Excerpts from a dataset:

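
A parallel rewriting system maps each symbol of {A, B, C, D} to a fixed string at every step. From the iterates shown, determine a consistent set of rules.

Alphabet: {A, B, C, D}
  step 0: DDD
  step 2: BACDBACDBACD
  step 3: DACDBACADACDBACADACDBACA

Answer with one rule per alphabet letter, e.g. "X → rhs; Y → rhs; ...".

  step 2 ⇒ step 3: BACDBACDBACD ⇒ DA·CD·BA·CA·DA·CD·BA·CA·DA·CD·BA·CA
    A ↦ CD
    B ↦ DA
    C ↦ BA
    D ↦ CA

A->CD, B->DA, C->BA, D->CA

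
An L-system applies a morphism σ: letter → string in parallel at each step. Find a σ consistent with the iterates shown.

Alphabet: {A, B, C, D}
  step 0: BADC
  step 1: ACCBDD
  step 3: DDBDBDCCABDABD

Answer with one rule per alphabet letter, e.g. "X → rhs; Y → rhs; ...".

A->CC, B->A, C->D, D->BD

  step 0 ⇒ step 1: BADC ⇒ A·CC·BD·D
    A ↦ CC
    B ↦ A
    C ↦ D
    D ↦ BD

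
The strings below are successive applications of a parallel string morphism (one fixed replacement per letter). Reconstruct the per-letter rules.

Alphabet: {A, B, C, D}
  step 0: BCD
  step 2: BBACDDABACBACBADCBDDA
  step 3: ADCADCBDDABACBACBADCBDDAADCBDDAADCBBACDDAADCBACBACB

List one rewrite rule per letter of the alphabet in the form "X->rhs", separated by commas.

A->B, B->ADC, C->DDA, D->BAC

  step 2 ⇒ step 3: BBACDDABACBACBADCBDDA ⇒ ADC·ADC·B·DDA·BAC·BAC·B·ADC·B·DDA·ADC·B·DDA·ADC·B·BAC·DDA·ADC·BAC·BAC·B
    A ↦ B
    B ↦ ADC
    C ↦ DDA
    D ↦ BAC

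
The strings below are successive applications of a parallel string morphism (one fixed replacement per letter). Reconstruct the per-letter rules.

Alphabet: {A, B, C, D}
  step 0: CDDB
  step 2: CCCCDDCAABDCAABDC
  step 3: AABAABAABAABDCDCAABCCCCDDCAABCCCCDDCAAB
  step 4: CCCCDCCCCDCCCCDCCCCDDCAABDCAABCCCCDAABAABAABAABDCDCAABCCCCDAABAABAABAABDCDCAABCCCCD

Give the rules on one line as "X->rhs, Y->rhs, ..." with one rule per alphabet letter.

A->CC, B->D, C->AAB, D->DC

  step 3 ⇒ step 4: AABAABAABAABDCDCAABCCCCDDCAABCCCCDDCAAB ⇒ CC·CC·D·CC·CC·D·CC·CC·D·CC·CC·D·DC·AAB·DC·AAB·CC·CC·D·AAB·AAB·AAB·AAB·DC·DC·AAB·CC·CC·D·AAB·AAB·AAB·AAB·DC·DC·AAB·CC·CC·D
    A ↦ CC
    B ↦ D
    C ↦ AAB
    D ↦ DC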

__Task to carry out__.
Please print the records above exactly, leaving nothing out.

__Completed task__.
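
A parallel rewriting system maps each symbol of {A, B, C, D} to a fixed string at every step. From the iterates shown, determine a consistent set of rules.

Alphabet: {A, B, C, D}
  step 0: DDD
  step 2: BACDBACDBACD
  step 3: DACDBACADACDBACADACDBACA

Answer with one rule per alphabet letter, e.g. "X → rhs; Y → rhs; ...".

  step 2 ⇒ step 3: BACDBACDBACD ⇒ DA·CD·BA·CA·DA·CD·BA·CA·DA·CD·BA·CA
    A ↦ CD
    B ↦ DA
    C ↦ BA
    D ↦ CA

A->CD, B->DA, C->BA, D->CA

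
An L-system applies a morphism σ: letter → string in parallel at each step. Find a σ consistent with the iterates shown.

Alphabet: {A, B, C, D}
  step 0: BADC
  step 1: ACCBDD
  step 3: DDBDBDCCABDABD

Answer with one rule per alphabet letter, e.g. "X → rhs; Y → rhs; ...".

A->CC, B->A, C->D, D->BD

  step 0 ⇒ step 1: BADC ⇒ A·CC·BD·D
    A ↦ CC
    B ↦ A
    C ↦ D
    D ↦ BD

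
The strings below are successive applications of a parallel string morphism (one fixed replacement per letter). Reconstruct the per-letter rules.

Alphabet: {A, B, C, D}
  step 0: BCD
  step 2: BBACDDABACBACBADCBDDA
  step 3: ADCADCBDDABACBACBADCBDDAADCBDDAADCBBACDDAADCBACBACB

List one rewrite rule per letter of the alphabet in the form "X->rhs", separated by commas.

A->B, B->ADC, C->DDA, D->BAC

  step 2 ⇒ step 3: BBACDDABACBACBADCBDDA ⇒ ADC·ADC·B·DDA·BAC·BAC·B·ADC·B·DDA·ADC·B·DDA·ADC·B·BAC·DDA·ADC·BAC·BAC·B
    A ↦ B
    B ↦ ADC
    C ↦ DDA
    D ↦ BAC

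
The strings below are successive applications of a parallel string morphism (one fixed replacement per letter). Reconstruct the per-letter rules.

Alphabet: {A, B, C, D}
  step 0: CDDB
  step 2: CCCCDDCAABDCAABDC
  step 3: AABAABAABAABDCDCAABCCCCDDCAABCCCCDDCAAB
  step 4: CCCCDCCCCDCCCCDCCCCDDCAABDCAABCCCCDAABAABAABAABDCDCAABCCCCDAABAABAABAABDCDCAABCCCCD

Give the rules on one line as "X->rhs, Y->rhs, ..." with one rule per alphabet letter.

A->CC, B->D, C->AAB, D->DC

  step 3 ⇒ step 4: AABAABAABAABDCDCAABCCCCDDCAABCCCCDDCAAB ⇒ CC·CC·D·CC·CC·D·CC·CC·D·CC·CC·D·DC·AAB·DC·AAB·CC·CC·D·AAB·AAB·AAB·AAB·DC·DC·AAB·CC·CC·D·AAB·AAB·AAB·AAB·DC·DC·AAB·CC·CC·D
    A ↦ CC
    B ↦ D
    C ↦ AAB
    D ↦ DC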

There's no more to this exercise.